## DATA RECORDS
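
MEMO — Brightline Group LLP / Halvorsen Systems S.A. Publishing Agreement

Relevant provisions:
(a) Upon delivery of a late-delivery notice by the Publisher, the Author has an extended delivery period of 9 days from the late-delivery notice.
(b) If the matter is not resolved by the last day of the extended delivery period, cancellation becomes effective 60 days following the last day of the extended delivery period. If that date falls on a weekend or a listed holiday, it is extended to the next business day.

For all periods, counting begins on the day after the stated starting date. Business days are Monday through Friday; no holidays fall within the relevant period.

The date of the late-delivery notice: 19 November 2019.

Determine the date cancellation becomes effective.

The last day of the extended delivery period: 9 calendar days after 19 November 2019 is 28 November 2019.
The date cancellation becomes effective: 60 calendar days after 28 November 2019 is 27 January 2020. 27 January 2020 is a Monday, so no roll-forward applies.

27 January 2020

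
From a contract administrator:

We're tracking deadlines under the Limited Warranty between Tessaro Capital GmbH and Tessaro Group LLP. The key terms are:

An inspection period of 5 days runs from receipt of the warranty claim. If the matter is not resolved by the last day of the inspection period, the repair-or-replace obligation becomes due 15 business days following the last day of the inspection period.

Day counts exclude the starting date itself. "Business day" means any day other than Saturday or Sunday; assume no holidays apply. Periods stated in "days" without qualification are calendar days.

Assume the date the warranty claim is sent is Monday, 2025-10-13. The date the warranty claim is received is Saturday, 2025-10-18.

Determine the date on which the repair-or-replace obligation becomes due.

2025-11-13

The last day of the inspection period: 2025-10-18 + 5 days = 2025-10-23.
The date on which the repair-or-replace obligation becomes due: counting 15 business days from Thursday, 2025-10-23 (Oct 24, Oct 27, Oct 28, Oct 29, …, Nov 11, Nov 12, Nov 13, skipping weekends) reaches Thursday, 2025-11-13.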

## WHAT THIS TASK INVOLVES
Word for word, restate the whole of the material above.

## RESULT FOR THIS EXERCISE
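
MEMO — Brightline Group LLP / Halvorsen Systems S.A. Publishing Agreement

Relevant provisions:
(a) Upon delivery of a late-delivery notice by the Publisher, the Author has an extended delivery period of 9 days from the late-delivery notice.
(b) If the matter is not resolved by the last day of the extended delivery period, cancellation becomes effective 60 days following the last day of the extended delivery period. If that date falls on a weekend or a listed holiday, it is extended to the next business day.

For all periods, counting begins on the day after the stated starting date. Business days are Monday through Friday; no holidays fall within the relevant period.

The date of the late-delivery notice: 19 November 2019.

Determine the date cancellation becomes effective.

The last day of the extended delivery period: 9 calendar days after 19 November 2019 is 28 November 2019.
The date cancellation becomes effective: 60 calendar days after 28 November 2019 is 27 January 2020. 27 January 2020 is a Monday, so no roll-forward applies.

27 January 2020

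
From a contract administrator:

We're tracking deadlines under the Limited Warranty between Tessaro Capital GmbH and Tessaro Group LLP. The key terms are:

An inspection period of 5 days runs from receipt of the warranty claim. If the matter is not resolved by the last day of the inspection period, the repair-or-replace obligation becomes due 15 business days following the last day of the inspection period.

Day counts exclude the starting date itself. "Business day" means any day other than Saturday or Sunday; assume no holidays apply. Periods stated in "days" without qualification are calendar days.

Assume the date the warranty claim is sent is Monday, 2025-10-13. The date the warranty claim is received is Saturday, 2025-10-18.

Determine the date on which the repair-or-replace obligation becomes due.

2025-11-13

The last day of the inspection period: 2025-10-18 + 5 days = 2025-10-23.
The date on which the repair-or-replace obligation becomes due: counting 15 business days from Thursday, 2025-10-23 (Oct 24, Oct 27, Oct 28, Oct 29, …, Nov 11, Nov 12, Nov 13, skipping weekends) reaches Thursday, 2025-11-13.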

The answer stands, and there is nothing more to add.